To do ▸
When the string "What" is part of a line below, that line should be copied.

Data for analysis ▸
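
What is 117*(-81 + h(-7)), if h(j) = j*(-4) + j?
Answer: -7020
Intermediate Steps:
h(j) = -3*j (h(j) = -4*j + j = -3*j)
117*(-81 + h(-7)) = 117*(-81 - 3*(-7)) = 117*(-81 + 21) = 117*(-60) = -7020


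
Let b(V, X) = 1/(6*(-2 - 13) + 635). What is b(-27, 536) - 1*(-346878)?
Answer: 189048511/545 ≈ 3.4688e+5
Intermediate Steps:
b(V, X) = 1/545 (b(V, X) = 1/(6*(-15) + 635) = 1/(-90 + 635) = 1/545)
b(-27, 536) - 1*(-346878) = 1/545 - 1*(-346878) = 1/545 + 346878 = 189048511/545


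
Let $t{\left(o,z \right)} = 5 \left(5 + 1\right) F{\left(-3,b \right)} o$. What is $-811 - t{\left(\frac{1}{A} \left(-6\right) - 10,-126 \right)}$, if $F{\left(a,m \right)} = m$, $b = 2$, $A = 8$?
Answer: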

Output for this exercise ▸
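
What is 117*(-81 + h(-7)), if h(j) = j*(-4) + j?
Let b(V, X) = 1/(6*(-2 - 13) + 635). What is b(-27, 536) - 1*(-346878)?
Let $t{\left(o,z \right)} = 5 \left(5 + 1\right) F{\left(-3,b \right)} o$. What is $-811 - t{\left(\frac{1}{A} \left(-6\right) - 10,-126 \right)}$, if $F{\left(a,m \right)} = m$, $b = 2$, $A = 8$?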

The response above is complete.